━━━ Available data
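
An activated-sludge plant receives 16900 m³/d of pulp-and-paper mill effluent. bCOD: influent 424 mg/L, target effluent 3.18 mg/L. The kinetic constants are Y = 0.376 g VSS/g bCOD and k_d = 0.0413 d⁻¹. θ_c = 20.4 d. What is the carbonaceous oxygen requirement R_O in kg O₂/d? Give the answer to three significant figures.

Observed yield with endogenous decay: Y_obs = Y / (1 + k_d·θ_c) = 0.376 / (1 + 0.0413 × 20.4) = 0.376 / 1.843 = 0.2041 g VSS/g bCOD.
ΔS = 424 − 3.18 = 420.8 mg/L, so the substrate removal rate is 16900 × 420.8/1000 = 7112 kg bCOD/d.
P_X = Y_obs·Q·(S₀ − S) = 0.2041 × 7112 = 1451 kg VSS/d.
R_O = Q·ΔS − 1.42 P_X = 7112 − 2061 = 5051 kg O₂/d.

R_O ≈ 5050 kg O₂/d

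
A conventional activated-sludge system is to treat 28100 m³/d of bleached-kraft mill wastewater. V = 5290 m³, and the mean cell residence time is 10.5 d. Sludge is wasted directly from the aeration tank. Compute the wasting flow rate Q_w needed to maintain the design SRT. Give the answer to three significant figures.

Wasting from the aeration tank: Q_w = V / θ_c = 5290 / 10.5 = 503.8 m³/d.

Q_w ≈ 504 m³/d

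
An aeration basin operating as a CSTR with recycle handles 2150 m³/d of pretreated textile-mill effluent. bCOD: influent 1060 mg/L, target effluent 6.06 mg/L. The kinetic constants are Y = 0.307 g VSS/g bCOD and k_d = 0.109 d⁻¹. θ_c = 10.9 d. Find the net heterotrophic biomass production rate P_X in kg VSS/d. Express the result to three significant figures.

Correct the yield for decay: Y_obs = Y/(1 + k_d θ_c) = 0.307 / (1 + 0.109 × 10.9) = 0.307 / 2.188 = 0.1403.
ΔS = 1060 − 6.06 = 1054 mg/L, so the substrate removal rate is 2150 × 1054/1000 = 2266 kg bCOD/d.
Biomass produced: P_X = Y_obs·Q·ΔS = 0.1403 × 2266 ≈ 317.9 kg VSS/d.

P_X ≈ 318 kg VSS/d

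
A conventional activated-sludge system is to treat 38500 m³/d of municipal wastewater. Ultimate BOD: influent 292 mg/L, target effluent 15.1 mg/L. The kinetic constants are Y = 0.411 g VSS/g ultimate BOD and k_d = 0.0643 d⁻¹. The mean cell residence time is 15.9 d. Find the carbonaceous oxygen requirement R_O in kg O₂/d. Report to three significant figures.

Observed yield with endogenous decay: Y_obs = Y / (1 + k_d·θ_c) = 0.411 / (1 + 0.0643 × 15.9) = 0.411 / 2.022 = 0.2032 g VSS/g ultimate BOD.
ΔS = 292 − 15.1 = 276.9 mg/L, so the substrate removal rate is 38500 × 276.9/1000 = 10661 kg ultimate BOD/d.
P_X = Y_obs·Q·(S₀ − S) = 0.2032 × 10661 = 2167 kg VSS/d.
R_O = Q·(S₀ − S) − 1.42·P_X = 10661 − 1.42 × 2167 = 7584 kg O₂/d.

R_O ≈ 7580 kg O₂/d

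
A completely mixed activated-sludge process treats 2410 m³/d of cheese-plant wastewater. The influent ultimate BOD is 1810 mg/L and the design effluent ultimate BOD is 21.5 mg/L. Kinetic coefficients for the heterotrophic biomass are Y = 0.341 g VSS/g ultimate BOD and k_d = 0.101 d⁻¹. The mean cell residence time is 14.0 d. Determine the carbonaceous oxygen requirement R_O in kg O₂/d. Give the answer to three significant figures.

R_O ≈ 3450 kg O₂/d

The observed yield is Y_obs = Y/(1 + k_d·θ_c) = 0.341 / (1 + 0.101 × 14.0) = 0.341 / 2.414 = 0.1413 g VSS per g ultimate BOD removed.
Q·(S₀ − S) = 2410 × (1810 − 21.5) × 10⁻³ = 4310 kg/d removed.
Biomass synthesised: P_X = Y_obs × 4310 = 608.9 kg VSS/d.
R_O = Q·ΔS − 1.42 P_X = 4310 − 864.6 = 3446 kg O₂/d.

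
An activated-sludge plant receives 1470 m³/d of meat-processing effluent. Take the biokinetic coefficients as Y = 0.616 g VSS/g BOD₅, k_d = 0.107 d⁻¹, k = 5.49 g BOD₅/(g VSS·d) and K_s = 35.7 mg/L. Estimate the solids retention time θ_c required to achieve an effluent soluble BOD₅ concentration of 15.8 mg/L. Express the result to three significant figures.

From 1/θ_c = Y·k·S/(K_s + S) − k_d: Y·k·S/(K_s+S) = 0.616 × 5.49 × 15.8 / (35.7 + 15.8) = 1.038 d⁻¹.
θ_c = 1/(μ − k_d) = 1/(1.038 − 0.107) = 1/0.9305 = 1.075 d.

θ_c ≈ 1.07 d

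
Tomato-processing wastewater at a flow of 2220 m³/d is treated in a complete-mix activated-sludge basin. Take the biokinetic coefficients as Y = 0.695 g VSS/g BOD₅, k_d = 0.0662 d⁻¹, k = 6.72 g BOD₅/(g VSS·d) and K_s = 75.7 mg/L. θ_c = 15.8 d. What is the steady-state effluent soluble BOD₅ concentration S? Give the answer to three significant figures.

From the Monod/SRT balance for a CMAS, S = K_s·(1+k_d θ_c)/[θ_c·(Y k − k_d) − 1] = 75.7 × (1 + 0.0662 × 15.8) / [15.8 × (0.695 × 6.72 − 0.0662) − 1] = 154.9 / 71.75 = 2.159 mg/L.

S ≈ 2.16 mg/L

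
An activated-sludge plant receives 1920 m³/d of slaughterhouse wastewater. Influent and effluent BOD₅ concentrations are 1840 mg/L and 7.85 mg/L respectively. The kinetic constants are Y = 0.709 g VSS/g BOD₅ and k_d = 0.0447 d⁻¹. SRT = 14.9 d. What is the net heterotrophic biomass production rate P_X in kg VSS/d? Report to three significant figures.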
━━━━━━
An exact copy of every record is needed, so retype them all.

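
An activated-sludge plant receives 16900 m³/d of pulp-and-paper mill effluent. bCOD: influent 424 mg/L, target effluent 3.18 mg/L. The kinetic constants are Y = 0.376 g VSS/g bCOD and k_d = 0.0413 d⁻¹. θ_c = 20.4 d. What is the carbonaceous oxygen requirement R_O in kg O₂/d? Give the answer to three significant figures.

Observed yield with endogenous decay: Y_obs = Y / (1 + k_d·θ_c) = 0.376 / (1 + 0.0413 × 20.4) = 0.376 / 1.843 = 0.2041 g VSS/g bCOD.
ΔS = 424 − 3.18 = 420.8 mg/L, so the substrate removal rate is 16900 × 420.8/1000 = 7112 kg bCOD/d.
P_X = Y_obs·Q·(S₀ − S) = 0.2041 × 7112 = 1451 kg VSS/d.
R_O = Q·ΔS − 1.42 P_X = 7112 − 2061 = 5051 kg O₂/d.

R_O ≈ 5050 kg O₂/d

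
A conventional activated-sludge system is to treat 28100 m³/d of bleached-kraft mill wastewater. V = 5290 m³, and the mean cell residence time is 10.5 d. Sludge is wasted directly from the aeration tank. Compute the wasting flow rate Q_w needed to maintain the design SRT. Give the answer to three significant figures.

Wasting from the aeration tank: Q_w = V / θ_c = 5290 / 10.5 = 503.8 m³/d.

Q_w ≈ 504 m³/d

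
An aeration basin operating as a CSTR with recycle handles 2150 m³/d of pretreated textile-mill effluent. bCOD: influent 1060 mg/L, target effluent 6.06 mg/L. The kinetic constants are Y = 0.307 g VSS/g bCOD and k_d = 0.109 d⁻¹. θ_c = 10.9 d. Find the net heterotrophic biomass production rate P_X in kg VSS/d. Express the result to three significant figures.

Correct the yield for decay: Y_obs = Y/(1 + k_d θ_c) = 0.307 / (1 + 0.109 × 10.9) = 0.307 / 2.188 = 0.1403.
ΔS = 1060 − 6.06 = 1054 mg/L, so the substrate removal rate is 2150 × 1054/1000 = 2266 kg bCOD/d.
Biomass produced: P_X = Y_obs·Q·ΔS = 0.1403 × 2266 ≈ 317.9 kg VSS/d.

P_X ≈ 318 kg VSS/d

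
A conventional activated-sludge system is to treat 38500 m³/d of municipal wastewater. Ultimate BOD: influent 292 mg/L, target effluent 15.1 mg/L. The kinetic constants are Y = 0.411 g VSS/g ultimate BOD and k_d = 0.0643 d⁻¹. The mean cell residence time is 15.9 d. Find the carbonaceous oxygen requirement R_O in kg O₂/d. Report to three significant figures.

Observed yield with endogenous decay: Y_obs = Y / (1 + k_d·θ_c) = 0.411 / (1 + 0.0643 × 15.9) = 0.411 / 2.022 = 0.2032 g VSS/g ultimate BOD.
ΔS = 292 − 15.1 = 276.9 mg/L, so the substrate removal rate is 38500 × 276.9/1000 = 10661 kg ultimate BOD/d.
P_X = Y_obs·Q·(S₀ − S) = 0.2032 × 10661 = 2167 kg VSS/d.
R_O = Q·(S₀ − S) − 1.42·P_X = 10661 − 1.42 × 2167 = 7584 kg O₂/d.

R_O ≈ 7580 kg O₂/d

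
A completely mixed activated-sludge process treats 2410 m³/d of cheese-plant wastewater. The influent ultimate BOD is 1810 mg/L and the design effluent ultimate BOD is 21.5 mg/L. Kinetic coefficients for the heterotrophic biomass are Y = 0.341 g VSS/g ultimate BOD and k_d = 0.101 d⁻¹. The mean cell residence time is 14.0 d. Determine the carbonaceous oxygen requirement R_O in kg O₂/d. Give the answer to three significant figures.

R_O ≈ 3450 kg O₂/d

The observed yield is Y_obs = Y/(1 + k_d·θ_c) = 0.341 / (1 + 0.101 × 14.0) = 0.341 / 2.414 = 0.1413 g VSS per g ultimate BOD removed.
Q·(S₀ − S) = 2410 × (1810 − 21.5) × 10⁻³ = 4310 kg/d removed.
Biomass synthesised: P_X = Y_obs × 4310 = 608.9 kg VSS/d.
R_O = Q·ΔS − 1.42 P_X = 4310 − 864.6 = 3446 kg O₂/d.

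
An activated-sludge plant receives 1470 m³/d of meat-processing effluent. Take the biokinetic coefficients as Y = 0.616 g VSS/g BOD₅, k_d = 0.107 d⁻¹, k = 5.49 g BOD₅/(g VSS·d) and K_s = 35.7 mg/L. Estimate the solids retention time θ_c required to achieve an effluent soluble BOD₅ concentration of 15.8 mg/L. Express the result to three significant figures.

From 1/θ_c = Y·k·S/(K_s + S) − k_d: Y·k·S/(K_s+S) = 0.616 × 5.49 × 15.8 / (35.7 + 15.8) = 1.038 d⁻¹.
θ_c = 1/(μ − k_d) = 1/(1.038 − 0.107) = 1/0.9305 = 1.075 d.

θ_c ≈ 1.07 d

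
Tomato-processing wastewater at a flow of 2220 m³/d is treated in a complete-mix activated-sludge basin. Take the biokinetic coefficients as Y = 0.695 g VSS/g BOD₅, k_d = 0.0662 d⁻¹, k = 6.72 g BOD₅/(g VSS·d) and K_s = 75.7 mg/L. θ_c = 15.8 d. What is the steady-state effluent soluble BOD₅ concentration S? Give the answer to three significant figures.

From the Monod/SRT balance for a CMAS, S = K_s·(1+k_d θ_c)/[θ_c·(Y k − k_d) − 1] = 75.7 × (1 + 0.0662 × 15.8) / [15.8 × (0.695 × 6.72 − 0.0662) − 1] = 154.9 / 71.75 = 2.159 mg/L.

S ≈ 2.16 mg/L

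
An activated-sludge plant receives 1920 m³/d of slaughterhouse wastewater. Influent and effluent BOD₅ concentrations are 1840 mg/L and 7.85 mg/L respectively. The kinetic constants are Y = 0.709 g VSS/g BOD₅ and k_d = 0.0447 d⁻¹. SRT = 14.9 d. What is the net heterotrophic biomass production rate P_X in kg VSS/d? Report to three significant figures.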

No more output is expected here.